▶ **Your assignment**
What appears from the first line of the data below through the line containing "podvagm → lupodvagmast", both included, should be copied exactly, and nothing else.

********************

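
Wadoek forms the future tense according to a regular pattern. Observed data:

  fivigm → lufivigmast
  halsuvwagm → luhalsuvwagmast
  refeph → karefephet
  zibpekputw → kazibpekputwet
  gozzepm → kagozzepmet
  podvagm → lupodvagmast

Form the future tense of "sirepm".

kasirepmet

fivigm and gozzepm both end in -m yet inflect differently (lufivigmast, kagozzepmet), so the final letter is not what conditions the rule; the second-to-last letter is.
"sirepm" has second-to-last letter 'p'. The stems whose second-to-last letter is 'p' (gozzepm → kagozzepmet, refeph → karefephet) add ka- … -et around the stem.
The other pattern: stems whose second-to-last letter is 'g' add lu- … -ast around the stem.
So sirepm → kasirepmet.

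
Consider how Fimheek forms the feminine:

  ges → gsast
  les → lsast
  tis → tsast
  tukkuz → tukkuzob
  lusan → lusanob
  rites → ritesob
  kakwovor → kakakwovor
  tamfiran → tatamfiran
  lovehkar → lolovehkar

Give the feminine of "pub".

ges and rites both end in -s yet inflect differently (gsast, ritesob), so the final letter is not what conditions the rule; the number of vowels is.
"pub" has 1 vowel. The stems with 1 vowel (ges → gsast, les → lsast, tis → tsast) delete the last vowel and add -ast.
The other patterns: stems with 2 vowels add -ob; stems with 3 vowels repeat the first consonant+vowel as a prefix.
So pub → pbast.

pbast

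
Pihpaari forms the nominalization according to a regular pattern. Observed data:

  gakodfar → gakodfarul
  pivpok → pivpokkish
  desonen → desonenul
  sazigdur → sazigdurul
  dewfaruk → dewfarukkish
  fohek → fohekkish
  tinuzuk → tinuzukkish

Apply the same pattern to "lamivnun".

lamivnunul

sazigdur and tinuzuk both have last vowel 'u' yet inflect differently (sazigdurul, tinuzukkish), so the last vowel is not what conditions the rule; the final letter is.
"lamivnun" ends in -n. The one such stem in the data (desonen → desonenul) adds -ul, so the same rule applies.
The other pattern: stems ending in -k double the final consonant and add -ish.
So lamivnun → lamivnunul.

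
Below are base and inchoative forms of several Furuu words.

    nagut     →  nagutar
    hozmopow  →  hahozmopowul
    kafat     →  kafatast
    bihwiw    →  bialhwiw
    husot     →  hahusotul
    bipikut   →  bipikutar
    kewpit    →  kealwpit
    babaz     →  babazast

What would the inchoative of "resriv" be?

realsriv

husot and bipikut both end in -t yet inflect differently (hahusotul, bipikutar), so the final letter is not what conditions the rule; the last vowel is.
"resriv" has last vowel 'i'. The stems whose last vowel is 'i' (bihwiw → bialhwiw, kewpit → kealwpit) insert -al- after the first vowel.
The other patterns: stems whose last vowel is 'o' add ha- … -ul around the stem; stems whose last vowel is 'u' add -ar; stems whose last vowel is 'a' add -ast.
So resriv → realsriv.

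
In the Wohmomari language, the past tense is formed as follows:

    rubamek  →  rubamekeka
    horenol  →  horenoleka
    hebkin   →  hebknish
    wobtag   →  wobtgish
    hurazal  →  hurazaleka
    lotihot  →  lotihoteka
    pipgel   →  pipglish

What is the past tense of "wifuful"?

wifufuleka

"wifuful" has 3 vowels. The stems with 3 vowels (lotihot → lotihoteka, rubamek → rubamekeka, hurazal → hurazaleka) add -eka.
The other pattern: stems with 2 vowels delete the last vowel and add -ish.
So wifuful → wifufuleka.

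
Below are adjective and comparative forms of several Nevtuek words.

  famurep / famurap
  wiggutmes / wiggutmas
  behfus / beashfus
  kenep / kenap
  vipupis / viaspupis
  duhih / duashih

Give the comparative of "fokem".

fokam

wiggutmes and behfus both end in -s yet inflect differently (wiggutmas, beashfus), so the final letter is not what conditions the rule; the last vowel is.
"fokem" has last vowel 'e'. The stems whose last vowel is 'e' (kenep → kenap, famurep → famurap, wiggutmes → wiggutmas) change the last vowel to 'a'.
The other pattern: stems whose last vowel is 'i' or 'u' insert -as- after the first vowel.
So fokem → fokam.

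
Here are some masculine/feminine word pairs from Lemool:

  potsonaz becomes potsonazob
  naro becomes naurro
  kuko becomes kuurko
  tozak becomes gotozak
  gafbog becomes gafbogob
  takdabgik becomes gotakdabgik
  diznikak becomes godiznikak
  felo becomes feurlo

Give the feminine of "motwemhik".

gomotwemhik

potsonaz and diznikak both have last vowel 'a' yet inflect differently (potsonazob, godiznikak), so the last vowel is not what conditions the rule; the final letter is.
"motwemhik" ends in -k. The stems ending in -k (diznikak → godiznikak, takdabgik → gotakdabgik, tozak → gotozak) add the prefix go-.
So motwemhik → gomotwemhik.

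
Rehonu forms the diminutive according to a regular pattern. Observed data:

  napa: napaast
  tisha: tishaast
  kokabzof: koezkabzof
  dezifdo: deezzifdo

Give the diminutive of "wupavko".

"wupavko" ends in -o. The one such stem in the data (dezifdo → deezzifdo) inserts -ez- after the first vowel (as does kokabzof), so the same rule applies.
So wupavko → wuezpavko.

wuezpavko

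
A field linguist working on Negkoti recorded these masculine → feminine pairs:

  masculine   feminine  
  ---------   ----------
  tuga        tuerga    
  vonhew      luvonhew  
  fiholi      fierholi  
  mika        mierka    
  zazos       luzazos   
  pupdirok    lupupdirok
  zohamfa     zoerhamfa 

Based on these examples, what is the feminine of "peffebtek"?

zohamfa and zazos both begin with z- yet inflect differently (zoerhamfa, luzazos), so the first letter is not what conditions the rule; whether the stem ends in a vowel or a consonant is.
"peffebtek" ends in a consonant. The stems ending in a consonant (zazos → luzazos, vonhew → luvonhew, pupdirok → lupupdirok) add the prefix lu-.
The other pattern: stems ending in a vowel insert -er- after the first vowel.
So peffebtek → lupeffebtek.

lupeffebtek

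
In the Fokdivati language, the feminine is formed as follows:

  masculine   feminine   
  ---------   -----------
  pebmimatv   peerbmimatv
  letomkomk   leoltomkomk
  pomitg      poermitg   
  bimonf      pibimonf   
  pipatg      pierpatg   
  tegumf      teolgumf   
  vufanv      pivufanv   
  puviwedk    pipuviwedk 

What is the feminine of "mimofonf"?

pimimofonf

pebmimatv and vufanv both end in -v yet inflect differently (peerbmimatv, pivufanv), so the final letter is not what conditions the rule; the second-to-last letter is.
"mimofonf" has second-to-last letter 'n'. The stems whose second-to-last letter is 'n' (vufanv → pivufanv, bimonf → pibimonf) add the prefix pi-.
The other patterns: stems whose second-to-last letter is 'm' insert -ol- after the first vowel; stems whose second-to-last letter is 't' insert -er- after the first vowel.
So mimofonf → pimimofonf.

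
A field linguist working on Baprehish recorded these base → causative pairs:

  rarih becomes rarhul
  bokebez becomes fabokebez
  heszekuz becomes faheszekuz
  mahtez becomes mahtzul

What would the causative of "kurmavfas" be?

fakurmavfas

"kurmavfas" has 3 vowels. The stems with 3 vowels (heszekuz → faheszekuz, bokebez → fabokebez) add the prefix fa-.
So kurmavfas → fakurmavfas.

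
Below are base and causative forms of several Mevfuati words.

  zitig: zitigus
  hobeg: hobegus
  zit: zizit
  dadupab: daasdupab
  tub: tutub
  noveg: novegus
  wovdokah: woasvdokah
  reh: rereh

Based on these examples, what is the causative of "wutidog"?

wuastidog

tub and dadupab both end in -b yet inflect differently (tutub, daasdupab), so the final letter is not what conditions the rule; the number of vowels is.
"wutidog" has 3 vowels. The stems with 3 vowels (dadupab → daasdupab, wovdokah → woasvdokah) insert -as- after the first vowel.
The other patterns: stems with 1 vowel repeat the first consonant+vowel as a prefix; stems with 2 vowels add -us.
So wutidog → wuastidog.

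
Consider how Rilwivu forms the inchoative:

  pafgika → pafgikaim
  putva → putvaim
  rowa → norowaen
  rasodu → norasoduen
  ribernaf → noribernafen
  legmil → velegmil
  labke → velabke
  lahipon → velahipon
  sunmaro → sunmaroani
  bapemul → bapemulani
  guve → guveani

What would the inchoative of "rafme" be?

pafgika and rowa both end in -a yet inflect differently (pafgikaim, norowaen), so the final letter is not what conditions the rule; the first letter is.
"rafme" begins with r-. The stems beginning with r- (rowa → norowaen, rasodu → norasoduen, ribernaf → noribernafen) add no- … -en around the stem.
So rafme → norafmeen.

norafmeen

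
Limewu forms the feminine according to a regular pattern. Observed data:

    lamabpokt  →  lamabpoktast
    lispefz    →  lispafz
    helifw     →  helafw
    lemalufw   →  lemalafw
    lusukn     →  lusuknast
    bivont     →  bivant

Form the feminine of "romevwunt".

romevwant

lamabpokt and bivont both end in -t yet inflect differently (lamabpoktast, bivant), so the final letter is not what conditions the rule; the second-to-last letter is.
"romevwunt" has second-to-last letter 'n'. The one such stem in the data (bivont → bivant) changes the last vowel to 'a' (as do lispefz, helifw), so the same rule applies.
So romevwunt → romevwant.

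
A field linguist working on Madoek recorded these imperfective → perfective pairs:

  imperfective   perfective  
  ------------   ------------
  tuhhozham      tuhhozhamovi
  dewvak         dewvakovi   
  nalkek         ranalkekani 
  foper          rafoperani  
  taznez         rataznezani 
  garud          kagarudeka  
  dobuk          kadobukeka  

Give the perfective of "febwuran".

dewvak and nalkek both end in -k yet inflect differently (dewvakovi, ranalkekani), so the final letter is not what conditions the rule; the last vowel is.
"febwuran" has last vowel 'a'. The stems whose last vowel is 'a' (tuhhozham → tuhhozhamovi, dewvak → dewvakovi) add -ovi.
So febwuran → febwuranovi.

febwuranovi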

********************

▶ **Written response**
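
Wadoek forms the future tense according to a regular pattern. Observed data:

  fivigm → lufivigmast
  halsuvwagm → luhalsuvwagmast
  refeph → karefephet
  zibpekputw → kazibpekputwet
  gozzepm → kagozzepmet
  podvagm → lupodvagmast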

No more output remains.